> [TASK DIRECTIONS]: Output the full listing exactly.

** Opening THE DATA block **

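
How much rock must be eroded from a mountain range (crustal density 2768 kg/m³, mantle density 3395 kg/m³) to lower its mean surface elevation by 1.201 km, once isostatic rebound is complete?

6.5 km

Net drop Δ = e − u = e − e ρ_c/ρ_m = e (ρ_m − ρ_c)/ρ_m.
e = Δ ρ_m/(ρ_m − ρ_c) = 1.201 km × 3395/627 = 6.5 km.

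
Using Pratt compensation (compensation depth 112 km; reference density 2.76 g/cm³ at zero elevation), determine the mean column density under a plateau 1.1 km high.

Pratt balance: ρ_ref D = ρ (D + h).
ρ = ρ_ref D/(D + h) = 2.76 × 112 km/(112 km + 1.1 km) = 2.73 g/cm³.

2.73 g/cm³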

** Closing THE DATA block **

> [EXPECTED ANSWER]:
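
How much rock must be eroded from a mountain range (crustal density 2768 kg/m³, mantle density 3395 kg/m³) to lower its mean surface elevation by 1.201 km, once isostatic rebound is complete?

6.5 km

Net drop Δ = e − u = e − e ρ_c/ρ_m = e (ρ_m − ρ_c)/ρ_m.
e = Δ ρ_m/(ρ_m − ρ_c) = 1.201 km × 3395/627 = 6.5 km.

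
Using Pratt compensation (compensation depth 112 km; reference density 2.76 g/cm³ at zero elevation), determine the mean column density under a plateau 1.1 km high.

Pratt balance: ρ_ref D = ρ (D + h).
ρ = ρ_ref D/(D + h) = 2.76 × 112 km/(112 km + 1.1 km) = 2.73 g/cm³.

2.73 g/cm³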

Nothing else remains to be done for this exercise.